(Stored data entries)
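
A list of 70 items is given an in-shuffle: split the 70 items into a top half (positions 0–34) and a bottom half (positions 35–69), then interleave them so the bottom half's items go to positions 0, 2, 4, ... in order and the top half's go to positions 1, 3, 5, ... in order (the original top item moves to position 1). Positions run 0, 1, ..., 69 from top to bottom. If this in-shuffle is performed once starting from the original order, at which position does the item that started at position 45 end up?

20

Track the item's position through each in-shuffle:
45 → 20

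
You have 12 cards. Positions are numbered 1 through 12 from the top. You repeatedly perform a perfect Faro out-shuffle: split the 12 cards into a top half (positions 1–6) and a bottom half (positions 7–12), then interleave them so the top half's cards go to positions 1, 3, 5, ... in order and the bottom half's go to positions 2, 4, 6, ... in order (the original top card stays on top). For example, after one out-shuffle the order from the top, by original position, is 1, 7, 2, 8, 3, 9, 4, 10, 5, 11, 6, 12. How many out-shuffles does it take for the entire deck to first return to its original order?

10

The out-shuffle permutes the 12 positions with cycle lengths [1, 1, 10].
Every card is home exactly when every cycle has completed a whole number of laps, i.e. after lcm(1, 10) = 10 out-shuffles.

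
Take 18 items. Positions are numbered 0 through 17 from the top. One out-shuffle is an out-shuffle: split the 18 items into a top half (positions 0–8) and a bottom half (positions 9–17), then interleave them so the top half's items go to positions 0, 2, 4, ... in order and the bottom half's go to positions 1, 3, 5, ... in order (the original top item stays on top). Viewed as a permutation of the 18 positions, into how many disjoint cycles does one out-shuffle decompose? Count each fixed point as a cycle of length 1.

4

Trace each unvisited position around until it returns:
(0) (1 2 4 8 16 15 13 9) (3 6 12 7 14 11 5 10) (17)
4 cycles in total.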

- [ABOUT THIS EXERCISE]:
With nothing omitted, set down all of the records again.

- [TASK OUTPUT]:
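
A list of 70 items is given an in-shuffle: split the 70 items into a top half (positions 0–34) and a bottom half (positions 35–69), then interleave them so the bottom half's items go to positions 0, 2, 4, ... in order and the top half's go to positions 1, 3, 5, ... in order (the original top item moves to position 1). Positions run 0, 1, ..., 69 from top to bottom. If this in-shuffle is performed once starting from the original order, at which position does the item that started at position 45 end up?

20

Track the item's position through each in-shuffle:
45 → 20

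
You have 12 cards. Positions are numbered 1 through 12 from the top. You repeatedly perform a perfect Faro out-shuffle: split the 12 cards into a top half (positions 1–6) and a bottom half (positions 7–12), then interleave them so the top half's cards go to positions 1, 3, 5, ... in order and the bottom half's go to positions 2, 4, 6, ... in order (the original top card stays on top). For example, after one out-shuffle the order from the top, by original position, is 1, 7, 2, 8, 3, 9, 4, 10, 5, 11, 6, 12. How many out-shuffles does it take for the entire deck to first return to its original order?

10

The out-shuffle permutes the 12 positions with cycle lengths [1, 1, 10].
Every card is home exactly when every cycle has completed a whole number of laps, i.e. after lcm(1, 10) = 10 out-shuffles.

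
Take 18 items. Positions are numbered 0 through 17 from the top. One out-shuffle is an out-shuffle: split the 18 items into a top half (positions 0–8) and a bottom half (positions 9–17), then interleave them so the top half's items go to positions 0, 2, 4, ... in order and the bottom half's go to positions 1, 3, 5, ... in order (the original top item stays on top). Viewed as a permutation of the 18 positions, into how many disjoint cycles does one out-shuffle decompose? Count each fixed point as a cycle of length 1.

4

Trace each unvisited position around until it returns:
(0) (1 2 4 8 16 15 13 9) (3 6 12 7 14 11 5 10) (17)
4 cycles in total.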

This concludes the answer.